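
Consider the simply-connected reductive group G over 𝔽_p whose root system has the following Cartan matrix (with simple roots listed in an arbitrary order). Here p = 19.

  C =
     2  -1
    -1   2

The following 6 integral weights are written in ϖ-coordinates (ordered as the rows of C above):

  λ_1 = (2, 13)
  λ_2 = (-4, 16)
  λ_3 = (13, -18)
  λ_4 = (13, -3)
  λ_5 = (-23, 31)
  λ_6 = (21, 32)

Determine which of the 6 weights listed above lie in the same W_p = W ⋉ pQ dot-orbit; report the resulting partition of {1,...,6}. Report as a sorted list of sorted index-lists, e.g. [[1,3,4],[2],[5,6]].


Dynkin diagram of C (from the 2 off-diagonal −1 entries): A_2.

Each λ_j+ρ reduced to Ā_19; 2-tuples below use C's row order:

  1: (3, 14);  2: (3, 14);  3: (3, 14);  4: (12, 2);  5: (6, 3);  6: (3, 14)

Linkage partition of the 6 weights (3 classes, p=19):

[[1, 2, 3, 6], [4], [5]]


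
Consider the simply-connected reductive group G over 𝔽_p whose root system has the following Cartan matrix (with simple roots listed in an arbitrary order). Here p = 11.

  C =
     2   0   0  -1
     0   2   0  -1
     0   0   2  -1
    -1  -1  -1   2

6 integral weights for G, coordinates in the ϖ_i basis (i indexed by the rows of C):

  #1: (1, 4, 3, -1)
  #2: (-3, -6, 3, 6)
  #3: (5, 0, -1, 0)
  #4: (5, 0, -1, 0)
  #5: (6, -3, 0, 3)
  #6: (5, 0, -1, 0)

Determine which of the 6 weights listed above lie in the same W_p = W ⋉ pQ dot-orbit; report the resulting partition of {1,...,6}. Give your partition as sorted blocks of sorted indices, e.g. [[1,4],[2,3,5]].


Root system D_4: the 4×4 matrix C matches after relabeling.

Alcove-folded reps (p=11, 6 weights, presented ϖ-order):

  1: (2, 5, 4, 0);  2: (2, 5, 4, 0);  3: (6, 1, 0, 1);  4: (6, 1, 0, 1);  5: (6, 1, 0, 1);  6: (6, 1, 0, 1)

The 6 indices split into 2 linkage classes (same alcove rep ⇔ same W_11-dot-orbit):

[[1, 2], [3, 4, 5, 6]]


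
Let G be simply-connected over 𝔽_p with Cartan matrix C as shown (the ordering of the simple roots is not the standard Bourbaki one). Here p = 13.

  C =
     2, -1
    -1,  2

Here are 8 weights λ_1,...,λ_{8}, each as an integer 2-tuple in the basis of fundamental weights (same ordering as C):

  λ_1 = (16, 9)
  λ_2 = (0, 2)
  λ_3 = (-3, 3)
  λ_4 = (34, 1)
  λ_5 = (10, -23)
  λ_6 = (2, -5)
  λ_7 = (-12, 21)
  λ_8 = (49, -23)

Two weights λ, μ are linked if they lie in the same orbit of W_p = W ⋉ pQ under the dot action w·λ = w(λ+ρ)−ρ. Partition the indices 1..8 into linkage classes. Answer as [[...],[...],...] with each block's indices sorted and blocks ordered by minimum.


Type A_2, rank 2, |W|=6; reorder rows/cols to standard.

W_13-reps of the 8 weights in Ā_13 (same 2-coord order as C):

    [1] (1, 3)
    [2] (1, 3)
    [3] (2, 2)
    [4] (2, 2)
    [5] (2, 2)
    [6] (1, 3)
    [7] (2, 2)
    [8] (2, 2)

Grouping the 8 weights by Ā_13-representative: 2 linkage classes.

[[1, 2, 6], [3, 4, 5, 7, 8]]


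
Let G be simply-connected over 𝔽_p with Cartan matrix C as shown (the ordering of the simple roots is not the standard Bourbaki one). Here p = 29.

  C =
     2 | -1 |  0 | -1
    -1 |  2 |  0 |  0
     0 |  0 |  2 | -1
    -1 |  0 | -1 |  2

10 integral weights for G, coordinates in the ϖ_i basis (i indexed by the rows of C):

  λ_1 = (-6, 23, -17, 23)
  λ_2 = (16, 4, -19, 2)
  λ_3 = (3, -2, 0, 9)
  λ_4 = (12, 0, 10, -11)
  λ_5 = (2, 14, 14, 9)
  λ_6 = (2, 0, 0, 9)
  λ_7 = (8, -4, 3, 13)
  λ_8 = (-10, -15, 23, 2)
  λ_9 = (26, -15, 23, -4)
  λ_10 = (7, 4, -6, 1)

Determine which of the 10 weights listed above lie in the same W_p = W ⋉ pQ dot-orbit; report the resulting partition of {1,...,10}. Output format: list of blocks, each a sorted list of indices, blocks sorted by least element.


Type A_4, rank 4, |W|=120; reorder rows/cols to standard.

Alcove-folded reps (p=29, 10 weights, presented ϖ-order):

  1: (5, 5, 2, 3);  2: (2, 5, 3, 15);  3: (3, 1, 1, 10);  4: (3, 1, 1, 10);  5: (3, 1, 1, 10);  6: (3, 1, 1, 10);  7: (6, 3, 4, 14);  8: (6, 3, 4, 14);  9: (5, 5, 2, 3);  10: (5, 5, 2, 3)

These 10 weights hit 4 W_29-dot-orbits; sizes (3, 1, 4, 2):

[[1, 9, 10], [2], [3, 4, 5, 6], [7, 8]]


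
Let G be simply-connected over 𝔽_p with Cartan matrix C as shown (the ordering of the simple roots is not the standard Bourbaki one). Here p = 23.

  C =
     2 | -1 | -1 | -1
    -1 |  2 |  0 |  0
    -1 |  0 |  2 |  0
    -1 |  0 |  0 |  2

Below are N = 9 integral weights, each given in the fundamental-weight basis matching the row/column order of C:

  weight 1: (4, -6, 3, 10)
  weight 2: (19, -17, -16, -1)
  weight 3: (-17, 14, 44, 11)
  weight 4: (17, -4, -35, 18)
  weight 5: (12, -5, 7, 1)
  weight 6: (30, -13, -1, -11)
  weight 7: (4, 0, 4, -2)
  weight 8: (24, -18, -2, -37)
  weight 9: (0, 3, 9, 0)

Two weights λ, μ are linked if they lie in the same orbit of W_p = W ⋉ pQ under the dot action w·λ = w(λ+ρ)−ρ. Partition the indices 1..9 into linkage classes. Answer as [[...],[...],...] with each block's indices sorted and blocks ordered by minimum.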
+===+
Exercise details:
Of the entries listed above, reproduce only the lines starting at the line containing "#5: (6, -3, 0, 3)" and ending at the line containing "λ_4 = (34, 1)". Include both, exactly as they stand.

Expected answer:
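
  #5: (6, -3, 0, 3)
  #6: (5, 0, -1, 0)

Determine which of the 6 weights listed above lie in the same W_p = W ⋉ pQ dot-orbit; report the resulting partition of {1,...,6}. Give your partition as sorted blocks of sorted indices, e.g. [[1,4],[2,3,5]].


Root system D_4: the 4×4 matrix C matches after relabeling.

Alcove-folded reps (p=11, 6 weights, presented ϖ-order):

  1: (2, 5, 4, 0);  2: (2, 5, 4, 0);  3: (6, 1, 0, 1);  4: (6, 1, 0, 1);  5: (6, 1, 0, 1);  6: (6, 1, 0, 1)

The 6 indices split into 2 linkage classes (same alcove rep ⇔ same W_11-dot-orbit):

[[1, 2], [3, 4, 5, 6]]


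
Let G be simply-connected over 𝔽_p with Cartan matrix C as shown (the ordering of the simple roots is not the standard Bourbaki one). Here p = 13.

  C =
     2, -1
    -1,  2

Here are 8 weights λ_1,...,λ_{8}, each as an integer 2-tuple in the basis of fundamental weights (same ordering as C):

  λ_1 = (16, 9)
  λ_2 = (0, 2)
  λ_3 = (-3, 3)
  λ_4 = (34, 1)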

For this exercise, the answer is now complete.